RECORDS ->
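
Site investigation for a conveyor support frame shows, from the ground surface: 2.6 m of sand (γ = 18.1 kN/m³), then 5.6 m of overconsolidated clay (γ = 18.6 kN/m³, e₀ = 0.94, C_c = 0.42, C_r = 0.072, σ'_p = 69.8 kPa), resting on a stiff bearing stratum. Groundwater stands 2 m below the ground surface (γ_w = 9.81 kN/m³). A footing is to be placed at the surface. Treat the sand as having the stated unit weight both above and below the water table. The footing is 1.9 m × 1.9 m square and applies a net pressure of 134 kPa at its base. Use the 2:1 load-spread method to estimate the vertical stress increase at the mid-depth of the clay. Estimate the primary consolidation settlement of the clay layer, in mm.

S_c ≈ 42.2 mm

Mid-depth of clay below the ground surface: z = 2.6 + 5.6/2 = 5.4 m.
Total vertical stress at mid-clay: σ_v = 18.1×2.6 + 18.6×2.8 = 99.14 kPa.
Pore pressure: u = 9.81×(5.4 − 2) = 33.354 kPa.
Initial effective stress: σ'_0 = σ_v − u = 99.14 − 33.354 = 65.786 kPa.
Stress increase at mid-clay by the 2:1 spreading method:
Δσ = qBL/((B+z)(L+z)) = 134×1.9×1.9/((1.9+5.4)(1.9+5.4)) = 9.0775 kPa
Final effective stress: σ'_f = 65.786 + 9.0775 = 74.864 kPa.
σ'_f = 74.864 > σ'_p = 69.8 kPa, so the stress path crosses the preconsolidation pressure — recompression up to σ'_p, then virgin compression beyond:
S_c = H/(1+e₀)·[C_r·log₁₀(σ'_p/σ'_0) + C_c·log₁₀(σ'_f/σ'_p)]
    = 5.6/1.94 × [0.072×log₁₀(69.8/65.786) + 0.42×log₁₀(74.864/69.8)]
    = 2.8866 × [0.001852 + 0.012775] = 0.04222 m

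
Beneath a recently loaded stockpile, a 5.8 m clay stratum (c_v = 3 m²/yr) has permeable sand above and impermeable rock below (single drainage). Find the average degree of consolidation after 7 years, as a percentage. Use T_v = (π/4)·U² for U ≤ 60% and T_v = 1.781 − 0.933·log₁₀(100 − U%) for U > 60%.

U ≈ 82.6 %

Drainage path length: H_d = H = 5.8 m (single drainage).
T_v = c_v·t/H_d² = 3×7/5.8² = 0.62426.
T_v = 0.62426 corresponds to the U > 60% branch:
U = 1 − 10^((1.781 − T_v)/0.933)/100 = 0.8263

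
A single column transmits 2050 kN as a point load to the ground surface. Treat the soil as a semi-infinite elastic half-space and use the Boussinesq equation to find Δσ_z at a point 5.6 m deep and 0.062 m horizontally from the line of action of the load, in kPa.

Δσ_z ≈ 31.2 kPa

Boussinesq vertical stress below a point load on an elastic half-space:
Δσ_z = 3P/(2πz²) · [1 + (r/z)²]^(−5/2)
r/z = 0.062/5.6 = 0.011071; [1+(r/z)²]^(−5/2) = 0.99969.
Δσ_z = 3×2050/(2π×5.6²) × 0.99969 = 31.212 × 0.99969 = 31.2 kPa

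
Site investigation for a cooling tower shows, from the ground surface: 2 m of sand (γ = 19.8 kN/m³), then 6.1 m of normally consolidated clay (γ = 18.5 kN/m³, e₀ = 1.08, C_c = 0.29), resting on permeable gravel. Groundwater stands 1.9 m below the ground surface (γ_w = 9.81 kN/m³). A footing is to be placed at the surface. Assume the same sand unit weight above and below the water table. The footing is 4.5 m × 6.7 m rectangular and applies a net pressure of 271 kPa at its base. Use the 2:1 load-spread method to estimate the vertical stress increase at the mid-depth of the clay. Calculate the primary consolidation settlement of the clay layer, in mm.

Mid-depth of clay below the ground surface: z = 2 + 6.1/2 = 5.05 m.
Total vertical stress at mid-clay: σ_v = 19.8×2 + 18.5×3.05 = 96.025 kPa.
Pore pressure: u = 9.81×(5.05 − 1.9) = 30.902 kPa.
Initial effective stress: σ'_0 = σ_v − u = 96.025 − 30.902 = 65.123 kPa.
Stress increase at mid-clay by the 2:1 spreading method:
Δσ = qBL/((B+z)(L+z)) = 271×4.5×6.7/((4.5+5.05)(6.7+5.05)) = 72.814 kPa
Final effective stress: σ'_f = σ'_0 + Δσ = 65.123 + 72.814 = 137.94 kPa.
Normally consolidated clay, so the full stress increment lies on the virgin compression line:
S_c = C_c·H/(1+e₀)·log₁₀(σ'_f/σ'_0) = 0.29×6.1/(1+1.08)×log₁₀(137.94/65.123)
    = 0.85048 × 0.32596 = 0.2772 m

S_c ≈ 277 mm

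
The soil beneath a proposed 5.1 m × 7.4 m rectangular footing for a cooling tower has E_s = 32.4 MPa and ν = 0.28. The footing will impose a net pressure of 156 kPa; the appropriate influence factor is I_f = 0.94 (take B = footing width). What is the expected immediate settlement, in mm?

S_e ≈ 21.3 mm

Immediate (elastic) settlement: S_e = q·B·(1−ν²)/E_s · I_f.
E_s = 32.4 MPa = 32400 kPa.
S_e = 156 × 5.1 × (1 − 0.28²) / 32400 × 0.94
    = 156 × 5.1 × 0.9216 / 32400 × 0.94
    = 0.02127 m = 21.27 mm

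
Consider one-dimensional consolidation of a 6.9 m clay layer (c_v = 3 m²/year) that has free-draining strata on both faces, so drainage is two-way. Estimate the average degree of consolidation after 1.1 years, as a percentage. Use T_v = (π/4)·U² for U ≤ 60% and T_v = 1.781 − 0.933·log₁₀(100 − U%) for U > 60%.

U ≈ 59.4 %

Drainage path length: H_d = H/2 = 3.45 m (double drainage).
T_v = c_v·t/H_d² = 3×1.1/3.45² = 0.27725.
T_v = 0.27725 corresponds to the U ≤ 60% branch:
U = √(4T_v/π) = 0.5941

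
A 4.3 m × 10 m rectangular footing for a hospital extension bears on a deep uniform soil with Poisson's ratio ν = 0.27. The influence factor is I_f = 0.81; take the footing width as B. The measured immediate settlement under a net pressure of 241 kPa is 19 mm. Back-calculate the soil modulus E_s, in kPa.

S_e = q·B·(1−ν²)/E_s · I_f  ⇒  E_s = q·B·(1−ν²)·I_f / S_e.
E_s = 241 × 4.3 × 0.9271 × 0.81 / 0.019 = 40960 kPa

E_s ≈ 41000 kPa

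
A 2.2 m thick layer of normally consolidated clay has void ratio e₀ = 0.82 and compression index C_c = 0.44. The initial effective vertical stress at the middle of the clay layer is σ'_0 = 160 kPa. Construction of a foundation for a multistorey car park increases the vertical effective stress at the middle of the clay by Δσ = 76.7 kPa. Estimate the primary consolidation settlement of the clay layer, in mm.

Final effective stress: σ'_f = σ'_0 + Δσ = 160 + 76.7 = 236.7 kPa.
Normally consolidated clay, so the full stress increment lies on the virgin compression line:
S_c = C_c·H/(1+e₀)·log₁₀(σ'_f/σ'_0) = 0.44×2.2/(1+0.82)×log₁₀(236.7/160)
    = 0.53187 × 0.17008 = 0.09046 m

S_c ≈ 90.5 mm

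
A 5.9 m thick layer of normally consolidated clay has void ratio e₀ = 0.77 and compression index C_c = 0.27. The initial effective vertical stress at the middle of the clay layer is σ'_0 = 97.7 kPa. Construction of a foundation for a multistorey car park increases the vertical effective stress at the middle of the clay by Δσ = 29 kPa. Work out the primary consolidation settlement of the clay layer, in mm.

S_c ≈ 102 mm

Final effective stress: σ'_f = σ'_0 + Δσ = 97.7 + 29 = 126.7 kPa.
Normally consolidated clay, so the full stress increment lies on the virgin compression line:
S_c = C_c·H/(1+e₀)·log₁₀(σ'_f/σ'_0) = 0.27×5.9/(1+0.77)×log₁₀(126.7/97.7)
    = 0.9 × 0.11288 = 0.1016 m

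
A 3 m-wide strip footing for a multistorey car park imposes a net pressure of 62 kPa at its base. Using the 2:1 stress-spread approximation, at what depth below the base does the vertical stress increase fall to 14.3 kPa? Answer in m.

2:1 spreading — at depth z the loaded area has grown by z in each plan dimension:
qB/(B+z) = Δσ_z ⇒ z = qB/Δσ_z − B = 62×3/14.3 − 3 = 10.01 m

z ≈ 10 m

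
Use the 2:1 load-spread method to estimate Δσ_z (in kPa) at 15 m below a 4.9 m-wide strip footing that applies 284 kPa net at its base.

By the 2:1 method the load spreads at 1 horizontal : 2 vertical, so at depth z the loaded area has grown by z in each plan dimension:
Δσ = qB/(B+z) = 284×4.9/(4.9+15) = 69.93 kPa

Δσ_z ≈ 69.9 kPa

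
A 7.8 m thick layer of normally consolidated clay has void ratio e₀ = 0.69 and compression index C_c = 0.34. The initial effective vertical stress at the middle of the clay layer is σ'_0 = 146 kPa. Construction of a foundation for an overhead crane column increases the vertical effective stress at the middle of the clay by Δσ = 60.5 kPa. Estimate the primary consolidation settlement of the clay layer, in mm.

S_c ≈ 236 mm

Final effective stress: σ'_f = σ'_0 + Δσ = 146 + 60.5 = 206.5 kPa.
Normally consolidated clay, so the full stress increment lies on the virgin compression line:
S_c = C_c·H/(1+e₀)·log₁₀(σ'_f/σ'_0) = 0.34×7.8/(1+0.69)×log₁₀(206.5/146)
    = 1.5692 × 0.15057 = 0.2363 m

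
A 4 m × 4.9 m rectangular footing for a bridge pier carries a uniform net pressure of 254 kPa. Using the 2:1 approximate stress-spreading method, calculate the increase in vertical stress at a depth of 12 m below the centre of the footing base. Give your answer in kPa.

By the 2:1 method the load spreads at 1 horizontal : 2 vertical, so at depth z the loaded area has grown by z in each plan dimension:
Δσ = qBL/((B+z)(L+z)) = 254×4×4.9/((4+12)(4.9+12)) = 18.411 kPa

Δσ_z ≈ 18.4 kPa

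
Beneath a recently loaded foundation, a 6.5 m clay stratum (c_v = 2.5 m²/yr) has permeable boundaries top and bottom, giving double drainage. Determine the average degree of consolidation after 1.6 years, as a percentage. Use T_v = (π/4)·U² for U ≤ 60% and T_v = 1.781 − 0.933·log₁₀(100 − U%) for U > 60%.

U ≈ 68.2 %

Drainage path length: H_d = H/2 = 3.25 m (double drainage).
T_v = c_v·t/H_d² = 2.5×1.6/3.25² = 0.3787.
T_v = 0.3787 corresponds to the U > 60% branch:
U = 1 − 10^((1.781 − T_v)/0.933)/100 = 0.6816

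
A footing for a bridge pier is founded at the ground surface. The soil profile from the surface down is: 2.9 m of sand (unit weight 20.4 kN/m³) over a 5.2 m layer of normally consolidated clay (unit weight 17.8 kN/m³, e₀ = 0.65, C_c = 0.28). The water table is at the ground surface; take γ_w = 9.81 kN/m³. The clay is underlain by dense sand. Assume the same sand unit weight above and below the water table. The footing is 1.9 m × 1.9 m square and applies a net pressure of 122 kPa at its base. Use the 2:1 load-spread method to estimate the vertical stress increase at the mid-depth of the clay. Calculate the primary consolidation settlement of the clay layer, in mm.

S_c ≈ 55.6 mm

Mid-depth of clay below the ground surface: z = 2.9 + 5.2/2 = 5.5 m.
Total vertical stress at mid-clay: σ_v = 20.4×2.9 + 17.8×2.6 = 105.44 kPa.
Pore pressure: u = 9.81×(5.5 − 0) = 53.955 kPa.
Initial effective stress: σ'_0 = σ_v − u = 105.44 − 53.955 = 51.485 kPa.
Stress increase at mid-clay by the 2:1 spreading method:
Δσ = qBL/((B+z)(L+z)) = 122×1.9×1.9/((1.9+5.5)(1.9+5.5)) = 8.0427 kPa
Final effective stress: σ'_f = σ'_0 + Δσ = 51.485 + 8.0427 = 59.528 kPa.
Normally consolidated clay, so the full stress increment lies on the virgin compression line:
S_c = C_c·H/(1+e₀)·log₁₀(σ'_f/σ'_0) = 0.28×5.2/(1+0.65)×log₁₀(59.528/51.485)
    = 0.88242 × 0.063041 = 0.05563 m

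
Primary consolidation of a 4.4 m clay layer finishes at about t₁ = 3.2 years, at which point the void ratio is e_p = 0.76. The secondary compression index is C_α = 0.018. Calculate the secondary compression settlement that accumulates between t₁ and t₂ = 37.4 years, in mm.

Secondary compression: S_s = C_α·H/(1+e_p)·log₁₀(t₂/t₁)
S_s = 0.018×4.4/(1+0.76)×log₁₀(37.4/3.2)
    = 0.045 × 1.068 = 0.04805 m

S_s ≈ 48 mm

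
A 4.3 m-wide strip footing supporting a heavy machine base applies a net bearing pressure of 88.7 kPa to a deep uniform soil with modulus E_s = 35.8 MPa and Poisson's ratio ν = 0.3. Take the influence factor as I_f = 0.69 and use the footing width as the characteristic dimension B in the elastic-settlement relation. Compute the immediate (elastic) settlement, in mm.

Immediate (elastic) settlement: S_e = q·B·(1−ν²)/E_s · I_f.
E_s = 35.8 MPa = 35800 kPa.
S_e = 88.7 × 4.3 × (1 − 0.3²) / 35800 × 0.69
    = 88.7 × 4.3 × 0.91 / 35800 × 0.69
    = 0.00669 m = 6.69 mm

S_e ≈ 6.69 mm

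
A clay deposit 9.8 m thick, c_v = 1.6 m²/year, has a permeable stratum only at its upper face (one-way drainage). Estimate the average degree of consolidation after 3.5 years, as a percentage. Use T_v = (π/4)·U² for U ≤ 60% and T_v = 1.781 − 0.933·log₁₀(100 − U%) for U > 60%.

U ≈ 27.2 %

Drainage path length: H_d = H = 9.8 m (single drainage).
T_v = c_v·t/H_d² = 1.6×3.5/9.8² = 0.058309.
T_v = 0.058309 corresponds to the U ≤ 60% branch:
U = √(4T_v/π) = 0.2725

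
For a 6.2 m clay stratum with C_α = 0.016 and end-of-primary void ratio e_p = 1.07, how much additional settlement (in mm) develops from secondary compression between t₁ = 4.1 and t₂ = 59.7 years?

Secondary compression: S_s = C_α·H/(1+e_p)·log₁₀(t₂/t₁)
S_s = 0.016×6.2/(1+1.07)×log₁₀(59.7/4.1)
    = 0.04792 × 1.163 = 0.05574 m

S_s ≈ 55.7 mm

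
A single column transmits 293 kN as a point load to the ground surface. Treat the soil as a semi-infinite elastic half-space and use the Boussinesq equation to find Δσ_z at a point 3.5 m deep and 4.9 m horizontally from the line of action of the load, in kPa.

Δσ_z ≈ 0.758 kPa

Boussinesq vertical stress below a point load on an elastic half-space:
Δσ_z = 3P/(2πz²) · [1 + (r/z)²]^(−5/2)
r/z = 4.9/3.5 = 1.4; [1+(r/z)²]^(−5/2) = 0.066339.
Δσ_z = 3×293/(2π×3.5²) × 0.066339 = 11.42 × 0.066339 = 0.7576 kPa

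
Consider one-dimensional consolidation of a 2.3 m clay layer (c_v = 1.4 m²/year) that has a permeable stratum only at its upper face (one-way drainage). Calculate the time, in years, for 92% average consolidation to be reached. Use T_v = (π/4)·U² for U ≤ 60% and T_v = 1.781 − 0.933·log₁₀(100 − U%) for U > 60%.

Drainage path length: H_d = H = 2.3 m (single drainage).
U > 60%: T_v = 1.781 − 0.933·log₁₀(100 − 92) = 0.93842.
t = T_v·H_d²/c_v = 0.93842×2.3²/1.4 = 3.546 years.

t ≈ 3.55 years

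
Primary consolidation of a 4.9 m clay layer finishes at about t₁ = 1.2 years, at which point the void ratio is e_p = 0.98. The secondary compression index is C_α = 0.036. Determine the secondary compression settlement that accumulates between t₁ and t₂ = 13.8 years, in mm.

S_s ≈ 94.5 mm

Secondary compression: S_s = C_α·H/(1+e_p)·log₁₀(t₂/t₁)
S_s = 0.036×4.9/(1+0.98)×log₁₀(13.8/1.2)
    = 0.08909 × 1.061 = 0.0945 m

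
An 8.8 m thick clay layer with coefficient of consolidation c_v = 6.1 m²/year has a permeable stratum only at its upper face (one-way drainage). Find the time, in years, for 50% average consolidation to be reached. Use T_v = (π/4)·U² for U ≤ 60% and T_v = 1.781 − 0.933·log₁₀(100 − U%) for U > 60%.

t ≈ 2.49 years

Drainage path length: H_d = H = 8.8 m (single drainage).
U ≤ 60%: T_v = (π/4)·U² = (π/4)×0.5² = 0.19635.
t = T_v·H_d²/c_v = 0.19635×8.8²/6.1 = 2.493 years.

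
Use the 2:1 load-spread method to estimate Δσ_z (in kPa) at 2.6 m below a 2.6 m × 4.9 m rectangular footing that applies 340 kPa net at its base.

Δσ_z ≈ 111 kPa

By the 2:1 method the load spreads at 1 horizontal : 2 vertical, so at depth z the loaded area has grown by z in each plan dimension:
Δσ = qBL/((B+z)(L+z)) = 340×2.6×4.9/((2.6+2.6)(4.9+2.6)) = 111.07 kPa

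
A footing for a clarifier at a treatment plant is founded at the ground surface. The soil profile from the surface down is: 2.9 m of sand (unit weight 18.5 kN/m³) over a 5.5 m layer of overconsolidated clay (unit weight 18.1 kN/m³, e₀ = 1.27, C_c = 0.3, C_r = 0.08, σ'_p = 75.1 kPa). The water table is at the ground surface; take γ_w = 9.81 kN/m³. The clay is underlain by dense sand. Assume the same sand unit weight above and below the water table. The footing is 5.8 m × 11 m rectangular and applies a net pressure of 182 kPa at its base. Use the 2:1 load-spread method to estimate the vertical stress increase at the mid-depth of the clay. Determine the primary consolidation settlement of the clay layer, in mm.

Mid-depth of clay below the ground surface: z = 2.9 + 5.5/2 = 5.65 m.
Total vertical stress at mid-clay: σ_v = 18.5×2.9 + 18.1×2.75 = 103.43 kPa.
Pore pressure: u = 9.81×(5.65 − 0) = 55.427 kPa.
Initial effective stress: σ'_0 = σ_v − u = 103.43 − 55.427 = 48.003 kPa.
Stress increase at mid-clay by the 2:1 spreading method:
Δσ = qBL/((B+z)(L+z)) = 182×5.8×11/((5.8+5.65)(11+5.65)) = 60.908 kPa
Final effective stress: σ'_f = 48.003 + 60.908 = 108.91 kPa.
σ'_f = 108.91 > σ'_p = 75.1 kPa, so the stress path crosses the preconsolidation pressure — recompression up to σ'_p, then virgin compression beyond:
S_c = H/(1+e₀)·[C_r·log₁₀(σ'_p/σ'_0) + C_c·log₁₀(σ'_f/σ'_p)]
    = 5.5/2.27 × [0.08×log₁₀(75.1/48.003) + 0.3×log₁₀(108.91/75.1)]
    = 2.4229 × [0.01555 + 0.048428] = 0.155 m

S_c ≈ 155 mm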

YOUR TASK ->
An exact copy of every line from the one containing "A footing for a clarifier" through the last line of the entries is required; please add nothing.

RESULT OF THIS TASK ->
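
A footing for a clarifier at a treatment plant is founded at the ground surface. The soil profile from the surface down is: 2.9 m of sand (unit weight 18.5 kN/m³) over a 5.5 m layer of overconsolidated clay (unit weight 18.1 kN/m³, e₀ = 1.27, C_c = 0.3, C_r = 0.08, σ'_p = 75.1 kPa). The water table is at the ground surface; take γ_w = 9.81 kN/m³. The clay is underlain by dense sand. Assume the same sand unit weight above and below the water table. The footing is 5.8 m × 11 m rectangular and applies a net pressure of 182 kPa at its base. Use the 2:1 load-spread method to estimate the vertical stress increase at the mid-depth of the clay. Determine the primary consolidation settlement of the clay layer, in mm.

Mid-depth of clay below the ground surface: z = 2.9 + 5.5/2 = 5.65 m.
Total vertical stress at mid-clay: σ_v = 18.5×2.9 + 18.1×2.75 = 103.43 kPa.
Pore pressure: u = 9.81×(5.65 − 0) = 55.427 kPa.
Initial effective stress: σ'_0 = σ_v − u = 103.43 − 55.427 = 48.003 kPa.
Stress increase at mid-clay by the 2:1 spreading method:
Δσ = qBL/((B+z)(L+z)) = 182×5.8×11/((5.8+5.65)(11+5.65)) = 60.908 kPa
Final effective stress: σ'_f = 48.003 + 60.908 = 108.91 kPa.
σ'_f = 108.91 > σ'_p = 75.1 kPa, so the stress path crosses the preconsolidation pressure — recompression up to σ'_p, then virgin compression beyond:
S_c = H/(1+e₀)·[C_r·log₁₀(σ'_p/σ'_0) + C_c·log₁₀(σ'_f/σ'_p)]
    = 5.5/2.27 × [0.08×log₁₀(75.1/48.003) + 0.3×log₁₀(108.91/75.1)]
    = 2.4229 × [0.01555 + 0.048428] = 0.155 m

S_c ≈ 155 mm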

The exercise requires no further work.